┌──
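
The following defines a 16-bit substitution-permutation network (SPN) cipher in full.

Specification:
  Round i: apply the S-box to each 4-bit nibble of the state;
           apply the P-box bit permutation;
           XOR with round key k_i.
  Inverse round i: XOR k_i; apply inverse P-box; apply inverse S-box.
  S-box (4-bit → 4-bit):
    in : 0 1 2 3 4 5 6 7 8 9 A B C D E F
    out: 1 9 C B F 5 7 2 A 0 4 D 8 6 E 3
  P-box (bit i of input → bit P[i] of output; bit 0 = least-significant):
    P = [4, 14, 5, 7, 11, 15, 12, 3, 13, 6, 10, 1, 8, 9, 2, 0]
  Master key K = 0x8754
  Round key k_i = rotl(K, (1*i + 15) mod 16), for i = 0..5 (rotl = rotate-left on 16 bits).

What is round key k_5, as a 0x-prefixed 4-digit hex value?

K = 0x8754
k_0 = rotl(K, (1*0+15) mod 16) = rotl(K, 15) = 0x43AA
k_1 = rotl(K, (1*1+15) mod 16) = rotl(K, 0) = 0x8754
k_2 = rotl(K, (1*2+15) mod 16) = rotl(K, 1) = 0x0EA9
k_3 = rotl(K, (1*3+15) mod 16) = rotl(K, 2) = 0x1D52
k_4 = rotl(K, (1*4+15) mod 16) = rotl(K, 3) = 0x3AA4
k_5 = rotl(K, (1*5+15) mod 16) = rotl(K, 4) = 0x7548

0x7548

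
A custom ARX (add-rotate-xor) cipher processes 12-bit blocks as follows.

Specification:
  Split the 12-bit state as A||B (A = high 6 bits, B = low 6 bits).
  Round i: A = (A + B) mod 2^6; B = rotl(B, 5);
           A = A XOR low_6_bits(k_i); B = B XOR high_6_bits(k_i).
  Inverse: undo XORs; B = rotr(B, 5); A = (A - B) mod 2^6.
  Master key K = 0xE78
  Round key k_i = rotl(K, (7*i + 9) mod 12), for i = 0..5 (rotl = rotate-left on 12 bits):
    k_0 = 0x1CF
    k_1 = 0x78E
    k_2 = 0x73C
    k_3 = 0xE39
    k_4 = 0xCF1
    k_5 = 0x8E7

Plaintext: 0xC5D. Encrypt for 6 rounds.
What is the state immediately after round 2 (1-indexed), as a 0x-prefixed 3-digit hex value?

s_0 = plaintext = 0xC5D
s_1 = Round(s_0, k_0) = 0x069
s_2 = Round(s_1, k_1) = 0x92A
s_3 = Round(s_2, k_2) = 0xC89
s_4 = Round(s_3, k_3) = 0x09C
s_5 = Round(s_4, k_4) = 0xBFD
s_6 = Round(s_5, k_5) = 0x2DD

0x92A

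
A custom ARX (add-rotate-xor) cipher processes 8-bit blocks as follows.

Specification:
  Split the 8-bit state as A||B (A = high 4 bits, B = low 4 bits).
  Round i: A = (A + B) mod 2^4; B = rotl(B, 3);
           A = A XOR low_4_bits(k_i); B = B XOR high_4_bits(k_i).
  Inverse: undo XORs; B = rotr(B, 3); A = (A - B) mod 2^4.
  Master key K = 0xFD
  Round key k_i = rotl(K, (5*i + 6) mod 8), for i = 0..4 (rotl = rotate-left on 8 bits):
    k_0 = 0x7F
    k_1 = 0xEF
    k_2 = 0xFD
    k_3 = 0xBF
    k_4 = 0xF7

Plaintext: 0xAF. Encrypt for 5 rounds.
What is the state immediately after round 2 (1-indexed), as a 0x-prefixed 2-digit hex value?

s_0 = plaintext = 0xAF
s_1 = Round(s_0, k_0) = 0x68
s_2 = Round(s_1, k_1) = 0x1A
s_3 = Round(s_2, k_2) = 0x6A
s_4 = Round(s_3, k_3) = 0xFE
s_5 = Round(s_4, k_4) = 0xA8

0x1A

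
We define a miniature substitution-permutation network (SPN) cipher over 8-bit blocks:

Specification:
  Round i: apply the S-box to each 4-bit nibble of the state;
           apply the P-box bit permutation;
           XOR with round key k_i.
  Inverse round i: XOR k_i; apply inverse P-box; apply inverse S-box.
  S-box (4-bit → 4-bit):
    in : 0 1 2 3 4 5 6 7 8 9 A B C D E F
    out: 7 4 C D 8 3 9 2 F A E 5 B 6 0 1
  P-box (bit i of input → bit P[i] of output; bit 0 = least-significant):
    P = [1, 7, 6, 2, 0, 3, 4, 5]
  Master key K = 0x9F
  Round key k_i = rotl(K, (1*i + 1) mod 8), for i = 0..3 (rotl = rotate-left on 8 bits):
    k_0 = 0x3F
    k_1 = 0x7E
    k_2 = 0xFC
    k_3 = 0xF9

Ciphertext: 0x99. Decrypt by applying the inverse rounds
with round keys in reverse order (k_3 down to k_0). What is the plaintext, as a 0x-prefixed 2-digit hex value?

0xF6

s_0 = ciphertext = 0x99
s_1 = InvRound(s_0, k_3) = 0x41
s_2 = InvRound(s_1, k_2) = 0x89
s_3 = InvRound(s_2, k_1) = 0x38
s_4 = InvRound(s_3, k_0) = 0xF6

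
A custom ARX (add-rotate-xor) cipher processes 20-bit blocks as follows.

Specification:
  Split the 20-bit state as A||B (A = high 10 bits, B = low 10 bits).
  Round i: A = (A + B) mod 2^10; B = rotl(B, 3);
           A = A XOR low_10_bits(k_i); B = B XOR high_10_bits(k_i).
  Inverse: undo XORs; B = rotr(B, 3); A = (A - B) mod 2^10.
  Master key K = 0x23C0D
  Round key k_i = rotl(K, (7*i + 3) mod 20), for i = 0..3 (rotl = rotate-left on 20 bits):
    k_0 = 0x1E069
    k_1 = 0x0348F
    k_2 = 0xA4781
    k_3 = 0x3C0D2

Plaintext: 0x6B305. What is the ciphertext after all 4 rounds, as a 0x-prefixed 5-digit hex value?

s_0 = plaintext = 0x6B305
s_1 = Round(s_0, k_0) = 0x36056
s_2 = Round(s_1, k_1) = 0x686BD
s_3 = Round(s_2, k_2) = 0xF7F7C
s_4 = Round(s_3, k_3) = 0xE2716

0xE2716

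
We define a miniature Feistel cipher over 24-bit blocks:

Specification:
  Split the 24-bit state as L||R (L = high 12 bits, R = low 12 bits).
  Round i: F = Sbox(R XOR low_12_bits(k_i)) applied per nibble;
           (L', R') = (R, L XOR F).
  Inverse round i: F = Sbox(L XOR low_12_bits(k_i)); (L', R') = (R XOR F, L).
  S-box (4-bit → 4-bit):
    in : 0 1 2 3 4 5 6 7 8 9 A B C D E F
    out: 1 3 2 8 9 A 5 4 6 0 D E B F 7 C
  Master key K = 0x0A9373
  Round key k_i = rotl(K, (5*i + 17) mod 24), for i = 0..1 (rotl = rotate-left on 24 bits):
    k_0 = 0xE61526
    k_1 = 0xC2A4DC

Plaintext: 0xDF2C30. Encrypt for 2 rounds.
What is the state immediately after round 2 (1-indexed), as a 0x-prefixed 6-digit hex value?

s_0 = plaintext = 0xDF2C30
s_1 = Round(s_0, k_0) = 0xC30DC7
s_2 = Round(s_1, k_1) = 0xDC7C0E

0xDC7C0E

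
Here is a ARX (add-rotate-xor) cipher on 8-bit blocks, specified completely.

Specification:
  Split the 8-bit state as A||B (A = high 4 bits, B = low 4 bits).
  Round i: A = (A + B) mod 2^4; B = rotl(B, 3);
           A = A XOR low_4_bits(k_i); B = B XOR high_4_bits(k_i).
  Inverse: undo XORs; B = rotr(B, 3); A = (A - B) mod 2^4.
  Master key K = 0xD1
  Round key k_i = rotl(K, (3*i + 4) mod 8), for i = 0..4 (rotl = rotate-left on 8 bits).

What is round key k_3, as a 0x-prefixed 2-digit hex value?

K = 0xD1
k_0 = rotl(K, (3*0+4) mod 8) = rotl(K, 4) = 0x1D
k_1 = rotl(K, (3*1+4) mod 8) = rotl(K, 7) = 0xE8
k_2 = rotl(K, (3*2+4) mod 8) = rotl(K, 2) = 0x47
k_3 = rotl(K, (3*3+4) mod 8) = rotl(K, 5) = 0x3A

0x3A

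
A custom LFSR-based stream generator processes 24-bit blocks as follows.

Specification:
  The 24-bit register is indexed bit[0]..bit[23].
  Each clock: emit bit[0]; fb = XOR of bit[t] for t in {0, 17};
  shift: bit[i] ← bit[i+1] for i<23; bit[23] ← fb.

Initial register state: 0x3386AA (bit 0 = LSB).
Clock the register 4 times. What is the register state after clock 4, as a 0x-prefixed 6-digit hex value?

reg_0 = 0x3386AA
clock 1: out=0, reg = 0x99C355
clock 2: out=1, reg = 0xCCE1AA
clock 3: out=0, reg = 0x6670D5
clock 4: out=1, reg = 0x33386A

0x33386A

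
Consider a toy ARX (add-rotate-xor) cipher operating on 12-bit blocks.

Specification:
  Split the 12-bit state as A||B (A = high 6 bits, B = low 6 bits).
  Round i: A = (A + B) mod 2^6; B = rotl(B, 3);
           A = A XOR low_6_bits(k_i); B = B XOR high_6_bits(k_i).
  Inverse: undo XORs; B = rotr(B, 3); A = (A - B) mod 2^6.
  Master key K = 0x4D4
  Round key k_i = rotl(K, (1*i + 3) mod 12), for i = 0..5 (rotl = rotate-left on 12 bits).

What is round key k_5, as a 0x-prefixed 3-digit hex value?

0x44D

K = 0x4D4
k_0 = rotl(K, (1*0+3) mod 12) = rotl(K, 3) = 0x6A2
k_1 = rotl(K, (1*1+3) mod 12) = rotl(K, 4) = 0xD44
k_2 = rotl(K, (1*2+3) mod 12) = rotl(K, 5) = 0xA89
k_3 = rotl(K, (1*3+3) mod 12) = rotl(K, 6) = 0x513
k_4 = rotl(K, (1*4+3) mod 12) = rotl(K, 7) = 0xA26
k_5 = rotl(K, (1*5+3) mod 12) = rotl(K, 8) = 0x44D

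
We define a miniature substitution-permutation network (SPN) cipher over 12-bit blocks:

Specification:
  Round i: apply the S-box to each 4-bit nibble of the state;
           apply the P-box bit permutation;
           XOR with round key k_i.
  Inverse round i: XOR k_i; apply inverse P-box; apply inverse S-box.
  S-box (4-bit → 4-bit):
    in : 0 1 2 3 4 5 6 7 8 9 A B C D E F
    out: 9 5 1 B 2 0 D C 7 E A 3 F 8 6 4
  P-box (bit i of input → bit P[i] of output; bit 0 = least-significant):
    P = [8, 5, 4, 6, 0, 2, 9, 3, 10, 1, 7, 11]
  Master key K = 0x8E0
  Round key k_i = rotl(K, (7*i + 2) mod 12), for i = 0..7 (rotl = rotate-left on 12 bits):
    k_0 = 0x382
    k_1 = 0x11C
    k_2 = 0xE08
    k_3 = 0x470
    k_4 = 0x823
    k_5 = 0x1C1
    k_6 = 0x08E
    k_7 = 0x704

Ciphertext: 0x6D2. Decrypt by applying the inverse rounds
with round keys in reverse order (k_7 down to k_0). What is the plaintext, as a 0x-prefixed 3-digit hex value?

0x993

s_0 = ciphertext = 0x6D2
s_1 = InvRound(s_0, k_7) = 0xE46
s_2 = InvRound(s_1, k_6) = 0x67D
s_3 = InvRound(s_2, k_5) = 0x198
s_4 = InvRound(s_3, k_4) = 0x908
s_5 = InvRound(s_4, k_3) = 0x0DC
s_6 = InvRound(s_5, k_2) = 0x6E7
s_7 = InvRound(s_6, k_1) = 0x86C
s_8 = InvRound(s_7, k_0) = 0x993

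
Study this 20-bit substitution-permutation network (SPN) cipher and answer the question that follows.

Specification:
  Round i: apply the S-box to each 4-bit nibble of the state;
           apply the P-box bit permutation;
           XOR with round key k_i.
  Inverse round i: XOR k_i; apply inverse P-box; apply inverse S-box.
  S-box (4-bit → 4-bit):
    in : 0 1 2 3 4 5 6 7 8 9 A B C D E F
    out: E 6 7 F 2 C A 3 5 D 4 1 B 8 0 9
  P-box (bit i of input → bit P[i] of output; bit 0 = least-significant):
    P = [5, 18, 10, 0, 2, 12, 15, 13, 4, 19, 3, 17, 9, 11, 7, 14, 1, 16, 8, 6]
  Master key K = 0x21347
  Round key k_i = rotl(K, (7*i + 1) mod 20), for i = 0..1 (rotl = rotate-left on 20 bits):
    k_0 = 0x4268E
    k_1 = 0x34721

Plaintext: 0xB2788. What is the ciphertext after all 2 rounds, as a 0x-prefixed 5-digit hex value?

0x2F3DF

s_0 = plaintext = 0xB2788
s_1 = Round(s_0, k_0) = 0xCA838
s_2 = Round(s_1, k_1) = 0x2F3DF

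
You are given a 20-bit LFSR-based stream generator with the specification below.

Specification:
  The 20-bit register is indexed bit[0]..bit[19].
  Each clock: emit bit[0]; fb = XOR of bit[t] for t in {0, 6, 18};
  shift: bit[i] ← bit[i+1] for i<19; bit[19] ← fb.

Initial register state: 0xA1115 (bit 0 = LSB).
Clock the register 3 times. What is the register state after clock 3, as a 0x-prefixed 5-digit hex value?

reg_0 = 0xA1115
clock 1: out=1, reg = 0xD088A
clock 2: out=0, reg = 0xE8445
clock 3: out=1, reg = 0xF4222

0xF4222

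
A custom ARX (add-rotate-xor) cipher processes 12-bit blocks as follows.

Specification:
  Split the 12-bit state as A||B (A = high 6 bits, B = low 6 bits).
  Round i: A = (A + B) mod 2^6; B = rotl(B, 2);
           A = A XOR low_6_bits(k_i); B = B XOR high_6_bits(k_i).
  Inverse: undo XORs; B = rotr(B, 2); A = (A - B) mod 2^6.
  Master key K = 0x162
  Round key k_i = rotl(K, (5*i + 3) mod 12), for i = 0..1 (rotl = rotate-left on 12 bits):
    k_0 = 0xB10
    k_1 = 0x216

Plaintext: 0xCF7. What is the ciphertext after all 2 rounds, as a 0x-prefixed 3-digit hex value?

s_0 = plaintext = 0xCF7
s_1 = Round(s_0, k_0) = 0xEB3
s_2 = Round(s_1, k_1) = 0xEC7

0xEC7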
└──
### Task directions
From the records above, copy out the line with "Round key k_i = rotl(K, (5*i + 6)", the line with "Ciphertext: 0x99. Decrypt", and every line between them, word for word.

### Result of the task
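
  Round key k_i = rotl(K, (5*i + 6) mod 8), for i = 0..4 (rotl = rotate-left on 8 bits):
    k_0 = 0x7F
    k_1 = 0xEF
    k_2 = 0xFD
    k_3 = 0xBF
    k_4 = 0xF7

Plaintext: 0xAF. Encrypt for 5 rounds.
What is the state immediately after round 2 (1-indexed), as a 0x-prefixed 2-digit hex value?

s_0 = plaintext = 0xAF
s_1 = Round(s_0, k_0) = 0x68
s_2 = Round(s_1, k_1) = 0x1A
s_3 = Round(s_2, k_2) = 0x6A
s_4 = Round(s_3, k_3) = 0xFE
s_5 = Round(s_4, k_4) = 0xA8

0x1A

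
We define a miniature substitution-permutation network (SPN) cipher over 8-bit blocks:

Specification:
  Round i: apply the S-box to each 4-bit nibble of the state;
           apply the P-box bit permutation;
           XOR with round key k_i.
  Inverse round i: XOR k_i; apply inverse P-box; apply inverse S-box.
  S-box (4-bit → 4-bit):
    in : 0 1 2 3 4 5 6 7 8 9 A B C D E F
    out: 7 4 C D 8 3 9 2 F A E 5 B 6 0 1
  P-box (bit i of input → bit P[i] of output; bit 0 = least-significant):
    P = [1, 7, 6, 2, 0, 3, 4, 5]
  Master key K = 0x9F
  Round key k_i = rotl(K, (1*i + 1) mod 8), for i = 0..3 (rotl = rotate-left on 8 bits):
    k_0 = 0x3F
    k_1 = 0x7E
    k_2 = 0xFC
    k_3 = 0xF9

Ciphertext: 0x99. Decrypt by applying the inverse rounds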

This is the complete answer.